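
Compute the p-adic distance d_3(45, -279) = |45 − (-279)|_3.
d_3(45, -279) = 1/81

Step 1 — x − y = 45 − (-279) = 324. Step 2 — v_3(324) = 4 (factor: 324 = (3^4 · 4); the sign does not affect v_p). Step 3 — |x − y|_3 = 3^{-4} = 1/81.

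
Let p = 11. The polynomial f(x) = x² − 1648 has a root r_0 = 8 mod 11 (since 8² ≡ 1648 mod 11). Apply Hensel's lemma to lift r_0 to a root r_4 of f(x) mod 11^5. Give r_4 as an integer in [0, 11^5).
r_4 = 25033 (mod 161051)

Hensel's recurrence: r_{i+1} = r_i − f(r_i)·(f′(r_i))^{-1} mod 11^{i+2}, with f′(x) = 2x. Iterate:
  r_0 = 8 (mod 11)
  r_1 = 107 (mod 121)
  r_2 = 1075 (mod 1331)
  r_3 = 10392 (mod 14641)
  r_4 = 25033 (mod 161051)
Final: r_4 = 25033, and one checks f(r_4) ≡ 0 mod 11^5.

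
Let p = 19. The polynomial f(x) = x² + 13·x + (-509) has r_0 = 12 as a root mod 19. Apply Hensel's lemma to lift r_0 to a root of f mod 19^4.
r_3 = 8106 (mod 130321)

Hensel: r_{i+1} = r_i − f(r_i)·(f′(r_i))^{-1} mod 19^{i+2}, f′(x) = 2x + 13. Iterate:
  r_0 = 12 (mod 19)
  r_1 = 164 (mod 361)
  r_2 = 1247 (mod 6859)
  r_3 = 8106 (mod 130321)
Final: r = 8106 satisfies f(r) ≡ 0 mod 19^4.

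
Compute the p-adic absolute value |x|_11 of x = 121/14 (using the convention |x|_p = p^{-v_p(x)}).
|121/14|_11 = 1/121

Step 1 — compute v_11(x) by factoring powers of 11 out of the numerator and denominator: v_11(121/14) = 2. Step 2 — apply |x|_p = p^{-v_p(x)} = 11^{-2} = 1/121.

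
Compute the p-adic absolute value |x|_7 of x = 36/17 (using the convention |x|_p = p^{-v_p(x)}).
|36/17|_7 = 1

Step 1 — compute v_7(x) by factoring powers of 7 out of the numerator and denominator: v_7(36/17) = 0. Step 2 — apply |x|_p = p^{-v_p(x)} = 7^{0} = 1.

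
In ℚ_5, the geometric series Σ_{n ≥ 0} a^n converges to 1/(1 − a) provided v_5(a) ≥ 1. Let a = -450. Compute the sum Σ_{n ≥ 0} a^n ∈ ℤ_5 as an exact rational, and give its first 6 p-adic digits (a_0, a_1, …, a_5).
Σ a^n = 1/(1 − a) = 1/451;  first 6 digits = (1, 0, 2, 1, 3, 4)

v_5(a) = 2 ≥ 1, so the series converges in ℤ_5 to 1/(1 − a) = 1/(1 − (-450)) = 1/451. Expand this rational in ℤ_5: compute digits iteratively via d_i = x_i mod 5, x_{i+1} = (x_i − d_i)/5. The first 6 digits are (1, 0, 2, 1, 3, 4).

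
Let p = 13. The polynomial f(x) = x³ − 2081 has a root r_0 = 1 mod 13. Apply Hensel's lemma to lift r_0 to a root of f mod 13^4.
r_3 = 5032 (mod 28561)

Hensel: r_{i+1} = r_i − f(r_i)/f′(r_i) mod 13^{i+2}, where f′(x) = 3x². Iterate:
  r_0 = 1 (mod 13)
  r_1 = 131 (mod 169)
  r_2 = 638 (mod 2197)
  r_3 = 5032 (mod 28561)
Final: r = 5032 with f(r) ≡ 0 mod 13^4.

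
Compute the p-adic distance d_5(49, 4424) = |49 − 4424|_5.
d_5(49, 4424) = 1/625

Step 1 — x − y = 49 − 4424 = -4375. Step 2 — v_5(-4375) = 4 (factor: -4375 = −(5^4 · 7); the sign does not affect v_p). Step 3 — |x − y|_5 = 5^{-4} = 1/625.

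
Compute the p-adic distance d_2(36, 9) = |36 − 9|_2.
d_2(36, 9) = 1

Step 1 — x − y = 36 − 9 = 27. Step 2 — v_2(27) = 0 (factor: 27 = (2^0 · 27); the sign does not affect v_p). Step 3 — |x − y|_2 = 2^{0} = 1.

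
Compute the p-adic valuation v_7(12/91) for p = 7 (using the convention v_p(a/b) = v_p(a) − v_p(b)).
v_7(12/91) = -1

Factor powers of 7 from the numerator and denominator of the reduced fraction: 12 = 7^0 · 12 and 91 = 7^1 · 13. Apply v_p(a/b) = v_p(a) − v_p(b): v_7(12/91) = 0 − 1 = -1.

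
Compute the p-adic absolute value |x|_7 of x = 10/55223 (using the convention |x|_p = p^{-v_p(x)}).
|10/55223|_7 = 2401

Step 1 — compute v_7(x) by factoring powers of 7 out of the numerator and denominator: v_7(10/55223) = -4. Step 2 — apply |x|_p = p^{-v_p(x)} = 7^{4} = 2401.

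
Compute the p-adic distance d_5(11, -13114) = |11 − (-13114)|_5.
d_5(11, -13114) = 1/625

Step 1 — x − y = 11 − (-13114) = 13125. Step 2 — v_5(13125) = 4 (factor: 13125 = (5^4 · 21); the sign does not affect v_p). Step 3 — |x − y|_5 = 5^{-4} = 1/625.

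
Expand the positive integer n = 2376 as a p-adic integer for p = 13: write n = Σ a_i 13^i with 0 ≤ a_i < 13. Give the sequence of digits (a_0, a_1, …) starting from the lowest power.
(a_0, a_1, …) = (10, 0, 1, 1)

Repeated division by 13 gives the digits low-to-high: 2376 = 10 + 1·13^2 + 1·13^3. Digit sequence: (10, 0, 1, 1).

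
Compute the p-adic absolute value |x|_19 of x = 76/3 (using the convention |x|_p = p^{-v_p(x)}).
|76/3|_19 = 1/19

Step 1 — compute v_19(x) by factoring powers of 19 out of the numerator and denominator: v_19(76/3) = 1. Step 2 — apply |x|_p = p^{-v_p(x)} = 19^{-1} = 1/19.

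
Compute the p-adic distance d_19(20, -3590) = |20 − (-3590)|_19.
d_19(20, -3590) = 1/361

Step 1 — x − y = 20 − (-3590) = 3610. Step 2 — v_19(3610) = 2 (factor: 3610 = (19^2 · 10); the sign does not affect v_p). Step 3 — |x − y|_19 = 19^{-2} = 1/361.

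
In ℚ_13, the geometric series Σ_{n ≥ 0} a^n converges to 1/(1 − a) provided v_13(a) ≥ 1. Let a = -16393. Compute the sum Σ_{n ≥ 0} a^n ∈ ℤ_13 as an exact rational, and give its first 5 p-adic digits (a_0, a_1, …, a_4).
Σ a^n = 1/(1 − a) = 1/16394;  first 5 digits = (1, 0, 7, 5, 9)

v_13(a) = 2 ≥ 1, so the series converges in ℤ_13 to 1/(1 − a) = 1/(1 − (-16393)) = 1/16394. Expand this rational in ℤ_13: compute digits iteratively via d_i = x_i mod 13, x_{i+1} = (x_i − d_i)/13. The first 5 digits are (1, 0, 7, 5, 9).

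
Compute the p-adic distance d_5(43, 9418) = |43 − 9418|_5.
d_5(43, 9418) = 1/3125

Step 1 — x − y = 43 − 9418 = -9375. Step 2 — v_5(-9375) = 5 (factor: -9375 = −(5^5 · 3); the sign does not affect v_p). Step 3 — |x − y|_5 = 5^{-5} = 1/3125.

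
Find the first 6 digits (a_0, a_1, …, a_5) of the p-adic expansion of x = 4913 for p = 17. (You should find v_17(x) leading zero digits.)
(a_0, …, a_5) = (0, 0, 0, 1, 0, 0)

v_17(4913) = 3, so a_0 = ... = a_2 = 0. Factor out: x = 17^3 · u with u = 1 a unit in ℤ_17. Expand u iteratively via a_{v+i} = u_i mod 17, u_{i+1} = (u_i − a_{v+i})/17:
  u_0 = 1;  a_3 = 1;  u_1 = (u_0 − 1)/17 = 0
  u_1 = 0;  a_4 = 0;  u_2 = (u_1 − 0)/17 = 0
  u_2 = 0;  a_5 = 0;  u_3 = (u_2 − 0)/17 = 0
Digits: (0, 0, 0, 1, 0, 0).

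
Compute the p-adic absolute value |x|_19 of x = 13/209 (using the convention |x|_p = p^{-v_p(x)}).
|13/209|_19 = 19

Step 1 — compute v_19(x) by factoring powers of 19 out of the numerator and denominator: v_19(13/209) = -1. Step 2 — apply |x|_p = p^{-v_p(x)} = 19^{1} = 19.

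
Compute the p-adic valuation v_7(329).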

________________________________________

# Your objective:
Reproduce, exactly and only, the lines running from the one with "Compute the p-adic absolute value |x|_19 of x = 13/209" to the end of the listing above.

# Output for this exercise:
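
Compute the p-adic absolute value |x|_19 of x = 13/209 (using the convention |x|_p = p^{-v_p(x)}).
|13/209|_19 = 19

Step 1 — compute v_19(x) by factoring powers of 19 out of the numerator and denominator: v_19(13/209) = -1. Step 2 — apply |x|_p = p^{-v_p(x)} = 19^{1} = 19.

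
Compute the p-adic valuation v_7(329).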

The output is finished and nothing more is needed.